TASK TO CARRY OUT
Extract all records. Keep each one exact.
==================================================
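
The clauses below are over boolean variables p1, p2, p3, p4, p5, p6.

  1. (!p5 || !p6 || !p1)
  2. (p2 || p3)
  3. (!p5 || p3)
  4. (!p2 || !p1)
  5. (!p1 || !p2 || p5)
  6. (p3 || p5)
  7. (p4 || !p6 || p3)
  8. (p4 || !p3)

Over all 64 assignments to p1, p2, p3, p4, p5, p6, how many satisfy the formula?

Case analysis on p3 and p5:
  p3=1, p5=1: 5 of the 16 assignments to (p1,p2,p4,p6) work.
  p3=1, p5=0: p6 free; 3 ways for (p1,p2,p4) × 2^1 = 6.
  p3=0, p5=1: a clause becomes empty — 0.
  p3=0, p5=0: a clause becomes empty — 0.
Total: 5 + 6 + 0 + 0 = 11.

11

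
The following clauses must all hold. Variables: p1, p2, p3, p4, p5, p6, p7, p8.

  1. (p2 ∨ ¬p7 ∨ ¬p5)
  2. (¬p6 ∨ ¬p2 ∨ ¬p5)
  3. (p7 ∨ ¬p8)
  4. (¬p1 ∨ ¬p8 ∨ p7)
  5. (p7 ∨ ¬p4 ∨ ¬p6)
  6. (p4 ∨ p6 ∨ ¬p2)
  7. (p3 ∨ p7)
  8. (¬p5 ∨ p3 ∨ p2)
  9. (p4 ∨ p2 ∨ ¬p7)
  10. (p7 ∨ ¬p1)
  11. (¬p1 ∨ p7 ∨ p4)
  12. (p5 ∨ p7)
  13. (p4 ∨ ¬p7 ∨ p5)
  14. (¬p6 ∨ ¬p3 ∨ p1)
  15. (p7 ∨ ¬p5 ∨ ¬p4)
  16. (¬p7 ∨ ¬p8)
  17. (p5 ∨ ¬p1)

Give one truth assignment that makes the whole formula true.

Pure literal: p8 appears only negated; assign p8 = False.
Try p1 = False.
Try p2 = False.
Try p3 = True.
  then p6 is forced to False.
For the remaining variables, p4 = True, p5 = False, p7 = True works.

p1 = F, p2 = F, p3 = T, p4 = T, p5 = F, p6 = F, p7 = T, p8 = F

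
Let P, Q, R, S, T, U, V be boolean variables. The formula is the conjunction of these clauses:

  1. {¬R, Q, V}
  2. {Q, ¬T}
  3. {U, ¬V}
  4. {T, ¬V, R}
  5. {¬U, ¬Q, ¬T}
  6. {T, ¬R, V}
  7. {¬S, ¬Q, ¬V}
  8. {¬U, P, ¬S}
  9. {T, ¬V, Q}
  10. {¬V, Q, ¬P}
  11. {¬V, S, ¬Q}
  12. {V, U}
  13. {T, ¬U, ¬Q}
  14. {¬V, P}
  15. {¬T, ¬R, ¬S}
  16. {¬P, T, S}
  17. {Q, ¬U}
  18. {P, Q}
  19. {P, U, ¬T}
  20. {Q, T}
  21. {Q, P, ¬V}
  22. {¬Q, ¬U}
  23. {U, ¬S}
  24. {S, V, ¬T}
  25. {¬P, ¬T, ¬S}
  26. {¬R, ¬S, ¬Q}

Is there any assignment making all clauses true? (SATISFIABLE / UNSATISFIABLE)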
==================================================
ANSWER TO THE PROBLEM
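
The clauses below are over boolean variables p1, p2, p3, p4, p5, p6.

  1. (!p5 || !p6 || !p1)
  2. (p2 || p3)
  3. (!p5 || p3)
  4. (!p2 || !p1)
  5. (!p1 || !p2 || p5)
  6. (p3 || p5)
  7. (p4 || !p6 || p3)
  8. (p4 || !p3)

Over all 64 assignments to p1, p2, p3, p4, p5, p6, how many satisfy the formula?

Case analysis on p3 and p5:
  p3=1, p5=1: 5 of the 16 assignments to (p1,p2,p4,p6) work.
  p3=1, p5=0: p6 free; 3 ways for (p1,p2,p4) × 2^1 = 6.
  p3=0, p5=1: a clause becomes empty — 0.
  p3=0, p5=0: a clause becomes empty — 0.
Total: 5 + 6 + 0 + 0 = 11.

11

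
The following clauses must all hold. Variables: p1, p2, p3, p4, p5, p6, p7, p8.

  1. (p2 ∨ ¬p7 ∨ ¬p5)
  2. (¬p6 ∨ ¬p2 ∨ ¬p5)
  3. (p7 ∨ ¬p8)
  4. (¬p1 ∨ ¬p8 ∨ p7)
  5. (p7 ∨ ¬p4 ∨ ¬p6)
  6. (p4 ∨ p6 ∨ ¬p2)
  7. (p3 ∨ p7)
  8. (¬p5 ∨ p3 ∨ p2)
  9. (p4 ∨ p2 ∨ ¬p7)
  10. (p7 ∨ ¬p1)
  11. (¬p1 ∨ p7 ∨ p4)
  12. (p5 ∨ p7)
  13. (p4 ∨ ¬p7 ∨ p5)
  14. (¬p6 ∨ ¬p3 ∨ p1)
  15. (p7 ∨ ¬p5 ∨ ¬p4)
  16. (¬p7 ∨ ¬p8)
  17. (p5 ∨ ¬p1)

Give one truth assignment that makes the whole formula true.

Pure literal: p8 appears only negated; assign p8 = False.
Try p1 = False.
Try p2 = False.
Try p3 = True.
  then p6 is forced to False.
For the remaining variables, p4 = True, p5 = False, p7 = True works.

p1 = F, p2 = F, p3 = T, p4 = T, p5 = F, p6 = F, p7 = T, p8 = F

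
Let P, Q, R, S, T, U, V be boolean variables. The formula is the conjunction of these clauses:

  1. {¬R, Q, V}
  2. {Q, ¬T}
  3. {U, ¬V}
  4. {T, ¬V, R}
  5. {¬U, ¬Q, ¬T}
  6. {T, ¬R, V}
  7. {¬S, ¬Q, ¬V}
  8. {¬U, P, ¬S}
  9. {T, ¬V, Q}
  10. {¬V, Q, ¬P}
  11. {¬V, S, ¬Q}
  12. {V, U}
  13. {T, ¬U, ¬Q}
  14. {¬V, P}
  15. {¬T, ¬R, ¬S}
  16. {¬P, T, S}
  17. {Q, ¬U}
  18. {P, Q}
  19. {P, U, ¬T}
  20. {Q, T}
  21. {Q, P, ¬V}
  22. {¬Q, ¬U}
  23. {U, ¬S}
  24. {S, V, ¬T}
  25. {¬P, ¬T, ¬S}
  26. {¬R, ¬S, ¬Q}

Is there any assignment making all clauses true? (SATISFIABLE / UNSATISFIABLE)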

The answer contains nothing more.